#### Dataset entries
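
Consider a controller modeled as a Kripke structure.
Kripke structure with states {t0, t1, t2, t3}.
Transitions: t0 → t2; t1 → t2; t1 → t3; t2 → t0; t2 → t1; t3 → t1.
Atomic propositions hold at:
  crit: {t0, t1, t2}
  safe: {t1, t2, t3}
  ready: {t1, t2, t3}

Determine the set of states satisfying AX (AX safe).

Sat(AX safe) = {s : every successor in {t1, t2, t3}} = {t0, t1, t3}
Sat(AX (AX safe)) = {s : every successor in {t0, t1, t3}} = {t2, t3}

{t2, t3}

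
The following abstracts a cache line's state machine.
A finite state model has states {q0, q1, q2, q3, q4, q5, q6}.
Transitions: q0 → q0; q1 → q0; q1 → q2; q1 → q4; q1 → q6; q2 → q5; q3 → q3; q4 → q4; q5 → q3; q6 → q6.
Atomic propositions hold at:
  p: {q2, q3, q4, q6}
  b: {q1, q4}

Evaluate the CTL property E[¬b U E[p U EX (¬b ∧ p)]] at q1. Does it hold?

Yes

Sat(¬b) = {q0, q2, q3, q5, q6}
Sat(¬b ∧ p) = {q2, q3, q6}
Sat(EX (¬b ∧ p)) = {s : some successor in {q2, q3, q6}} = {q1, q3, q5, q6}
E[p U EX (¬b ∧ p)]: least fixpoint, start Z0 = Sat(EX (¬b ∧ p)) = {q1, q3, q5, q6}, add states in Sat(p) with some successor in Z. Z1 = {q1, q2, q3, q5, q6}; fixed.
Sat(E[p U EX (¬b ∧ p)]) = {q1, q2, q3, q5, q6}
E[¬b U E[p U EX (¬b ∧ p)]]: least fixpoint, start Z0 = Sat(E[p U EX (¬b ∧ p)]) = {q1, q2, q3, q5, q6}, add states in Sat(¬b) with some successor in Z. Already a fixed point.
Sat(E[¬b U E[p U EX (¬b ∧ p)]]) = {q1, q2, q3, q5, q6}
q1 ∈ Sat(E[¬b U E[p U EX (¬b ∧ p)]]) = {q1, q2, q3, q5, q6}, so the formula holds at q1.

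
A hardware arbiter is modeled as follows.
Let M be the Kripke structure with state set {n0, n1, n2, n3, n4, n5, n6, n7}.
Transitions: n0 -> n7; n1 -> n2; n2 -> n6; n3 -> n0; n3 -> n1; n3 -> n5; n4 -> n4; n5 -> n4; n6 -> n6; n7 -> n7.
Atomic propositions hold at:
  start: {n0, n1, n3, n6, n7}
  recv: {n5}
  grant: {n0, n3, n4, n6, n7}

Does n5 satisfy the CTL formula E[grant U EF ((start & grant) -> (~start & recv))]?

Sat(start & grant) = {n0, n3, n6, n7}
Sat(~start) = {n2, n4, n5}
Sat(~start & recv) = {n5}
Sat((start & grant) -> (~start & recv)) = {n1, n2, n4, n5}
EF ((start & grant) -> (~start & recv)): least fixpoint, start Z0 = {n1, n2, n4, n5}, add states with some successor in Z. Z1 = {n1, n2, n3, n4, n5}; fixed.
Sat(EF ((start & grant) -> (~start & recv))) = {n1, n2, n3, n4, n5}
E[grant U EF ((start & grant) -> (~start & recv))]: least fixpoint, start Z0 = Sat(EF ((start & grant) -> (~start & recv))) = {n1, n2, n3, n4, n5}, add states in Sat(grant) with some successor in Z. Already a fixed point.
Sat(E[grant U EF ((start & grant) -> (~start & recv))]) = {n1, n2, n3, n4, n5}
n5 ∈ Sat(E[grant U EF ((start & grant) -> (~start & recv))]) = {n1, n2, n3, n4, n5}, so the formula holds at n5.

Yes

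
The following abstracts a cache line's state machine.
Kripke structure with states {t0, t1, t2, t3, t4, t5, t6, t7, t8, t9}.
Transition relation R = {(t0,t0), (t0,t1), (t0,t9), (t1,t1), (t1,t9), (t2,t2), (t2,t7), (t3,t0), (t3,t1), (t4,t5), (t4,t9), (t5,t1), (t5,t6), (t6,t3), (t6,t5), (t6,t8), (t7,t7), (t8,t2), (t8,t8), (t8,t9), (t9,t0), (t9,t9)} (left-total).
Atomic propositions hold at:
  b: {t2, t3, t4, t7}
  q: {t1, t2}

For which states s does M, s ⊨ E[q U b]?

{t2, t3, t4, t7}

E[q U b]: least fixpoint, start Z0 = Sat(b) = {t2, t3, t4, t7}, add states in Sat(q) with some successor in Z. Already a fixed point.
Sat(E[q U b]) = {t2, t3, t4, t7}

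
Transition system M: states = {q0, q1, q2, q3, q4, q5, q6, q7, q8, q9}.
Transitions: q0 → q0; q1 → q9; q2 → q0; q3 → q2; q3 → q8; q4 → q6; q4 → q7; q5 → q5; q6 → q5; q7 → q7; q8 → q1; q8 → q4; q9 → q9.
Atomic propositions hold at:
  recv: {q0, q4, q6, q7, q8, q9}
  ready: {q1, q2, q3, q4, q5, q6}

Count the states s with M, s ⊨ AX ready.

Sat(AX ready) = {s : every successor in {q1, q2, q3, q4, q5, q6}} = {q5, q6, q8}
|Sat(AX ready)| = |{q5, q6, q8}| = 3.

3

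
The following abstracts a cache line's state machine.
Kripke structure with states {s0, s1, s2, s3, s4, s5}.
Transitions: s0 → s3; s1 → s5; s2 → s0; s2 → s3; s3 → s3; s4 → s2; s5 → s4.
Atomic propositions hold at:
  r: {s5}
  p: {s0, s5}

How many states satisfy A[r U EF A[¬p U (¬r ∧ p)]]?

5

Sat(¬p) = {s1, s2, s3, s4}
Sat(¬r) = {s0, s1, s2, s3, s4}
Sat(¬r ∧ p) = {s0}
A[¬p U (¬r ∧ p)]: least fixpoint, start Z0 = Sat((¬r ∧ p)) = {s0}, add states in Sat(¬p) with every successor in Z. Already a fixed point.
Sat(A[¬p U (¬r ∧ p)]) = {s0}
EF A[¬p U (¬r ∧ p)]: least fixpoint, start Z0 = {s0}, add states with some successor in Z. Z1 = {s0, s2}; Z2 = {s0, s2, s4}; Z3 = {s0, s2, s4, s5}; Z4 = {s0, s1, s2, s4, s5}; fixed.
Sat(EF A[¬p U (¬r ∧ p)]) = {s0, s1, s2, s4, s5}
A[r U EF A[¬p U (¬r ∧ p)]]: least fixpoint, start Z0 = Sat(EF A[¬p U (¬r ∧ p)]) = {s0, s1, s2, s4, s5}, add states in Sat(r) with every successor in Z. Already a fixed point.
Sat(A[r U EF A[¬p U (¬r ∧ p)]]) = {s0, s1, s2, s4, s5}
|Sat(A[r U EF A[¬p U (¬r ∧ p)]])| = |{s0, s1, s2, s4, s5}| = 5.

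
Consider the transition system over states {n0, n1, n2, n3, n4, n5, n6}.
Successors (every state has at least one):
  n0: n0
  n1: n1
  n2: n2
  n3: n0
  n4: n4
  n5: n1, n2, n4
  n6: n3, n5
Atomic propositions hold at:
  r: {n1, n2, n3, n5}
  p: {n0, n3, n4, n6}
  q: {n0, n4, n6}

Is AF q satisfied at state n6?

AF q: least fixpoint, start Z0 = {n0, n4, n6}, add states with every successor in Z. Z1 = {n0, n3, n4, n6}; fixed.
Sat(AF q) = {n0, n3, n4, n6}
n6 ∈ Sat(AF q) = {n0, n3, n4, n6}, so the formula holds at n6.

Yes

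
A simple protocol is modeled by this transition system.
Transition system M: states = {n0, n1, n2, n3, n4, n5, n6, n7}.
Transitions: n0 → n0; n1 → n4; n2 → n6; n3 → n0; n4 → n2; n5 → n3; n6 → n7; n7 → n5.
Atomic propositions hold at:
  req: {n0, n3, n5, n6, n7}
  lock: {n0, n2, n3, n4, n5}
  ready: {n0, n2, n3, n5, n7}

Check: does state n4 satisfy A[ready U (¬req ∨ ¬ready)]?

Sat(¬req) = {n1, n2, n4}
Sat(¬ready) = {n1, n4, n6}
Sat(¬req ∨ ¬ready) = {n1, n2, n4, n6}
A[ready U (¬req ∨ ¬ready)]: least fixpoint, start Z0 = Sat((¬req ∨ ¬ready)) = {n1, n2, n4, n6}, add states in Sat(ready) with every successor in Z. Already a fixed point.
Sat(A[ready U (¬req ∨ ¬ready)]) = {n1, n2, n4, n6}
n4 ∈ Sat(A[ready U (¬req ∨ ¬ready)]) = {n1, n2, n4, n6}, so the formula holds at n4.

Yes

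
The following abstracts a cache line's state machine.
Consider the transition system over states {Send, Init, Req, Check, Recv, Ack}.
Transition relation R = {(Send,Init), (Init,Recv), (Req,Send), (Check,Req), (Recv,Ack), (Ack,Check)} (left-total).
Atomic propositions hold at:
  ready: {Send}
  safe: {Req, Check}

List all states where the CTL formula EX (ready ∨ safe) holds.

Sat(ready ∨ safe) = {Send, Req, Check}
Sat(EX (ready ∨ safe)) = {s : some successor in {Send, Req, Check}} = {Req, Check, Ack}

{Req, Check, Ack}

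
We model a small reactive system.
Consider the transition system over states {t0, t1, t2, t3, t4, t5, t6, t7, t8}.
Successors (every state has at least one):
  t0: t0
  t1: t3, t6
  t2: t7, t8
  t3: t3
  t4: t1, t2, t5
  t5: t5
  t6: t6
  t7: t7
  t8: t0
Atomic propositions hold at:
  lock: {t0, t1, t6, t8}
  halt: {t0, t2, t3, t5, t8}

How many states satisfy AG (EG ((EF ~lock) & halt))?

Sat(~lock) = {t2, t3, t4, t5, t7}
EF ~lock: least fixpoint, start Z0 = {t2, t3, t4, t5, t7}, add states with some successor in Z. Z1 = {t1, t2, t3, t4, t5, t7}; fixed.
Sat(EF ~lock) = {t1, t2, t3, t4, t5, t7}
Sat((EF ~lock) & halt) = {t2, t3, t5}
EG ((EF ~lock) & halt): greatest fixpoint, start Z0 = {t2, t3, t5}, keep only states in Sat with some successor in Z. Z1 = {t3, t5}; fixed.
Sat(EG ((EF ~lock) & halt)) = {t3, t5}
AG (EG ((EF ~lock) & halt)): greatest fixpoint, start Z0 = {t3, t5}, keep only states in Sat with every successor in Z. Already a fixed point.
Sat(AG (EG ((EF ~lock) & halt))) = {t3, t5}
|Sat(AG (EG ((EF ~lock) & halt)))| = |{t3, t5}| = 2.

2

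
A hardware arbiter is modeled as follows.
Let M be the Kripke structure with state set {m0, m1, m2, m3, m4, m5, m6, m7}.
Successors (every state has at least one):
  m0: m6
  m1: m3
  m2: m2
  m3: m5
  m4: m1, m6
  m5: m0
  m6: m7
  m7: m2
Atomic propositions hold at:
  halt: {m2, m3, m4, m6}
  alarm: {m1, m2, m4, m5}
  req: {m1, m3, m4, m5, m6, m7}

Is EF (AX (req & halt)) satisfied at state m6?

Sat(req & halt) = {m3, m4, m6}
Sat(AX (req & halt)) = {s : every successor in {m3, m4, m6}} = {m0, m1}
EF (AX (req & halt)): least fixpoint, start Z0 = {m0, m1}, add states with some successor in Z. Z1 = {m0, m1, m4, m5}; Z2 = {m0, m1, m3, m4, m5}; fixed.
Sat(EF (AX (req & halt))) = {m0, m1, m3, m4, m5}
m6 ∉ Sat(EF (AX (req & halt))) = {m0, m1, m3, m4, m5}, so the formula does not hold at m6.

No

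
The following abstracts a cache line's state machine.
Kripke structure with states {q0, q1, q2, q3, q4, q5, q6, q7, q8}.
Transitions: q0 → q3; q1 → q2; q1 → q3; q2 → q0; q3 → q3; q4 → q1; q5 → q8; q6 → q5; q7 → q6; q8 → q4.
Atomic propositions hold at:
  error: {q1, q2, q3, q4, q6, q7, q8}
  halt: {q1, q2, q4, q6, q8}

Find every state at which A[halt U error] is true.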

#### ABOUT THIS EXERCISE
Across the data, how many lines contain the string "relation"? Only the number is wanted.

#### SOLUTION
2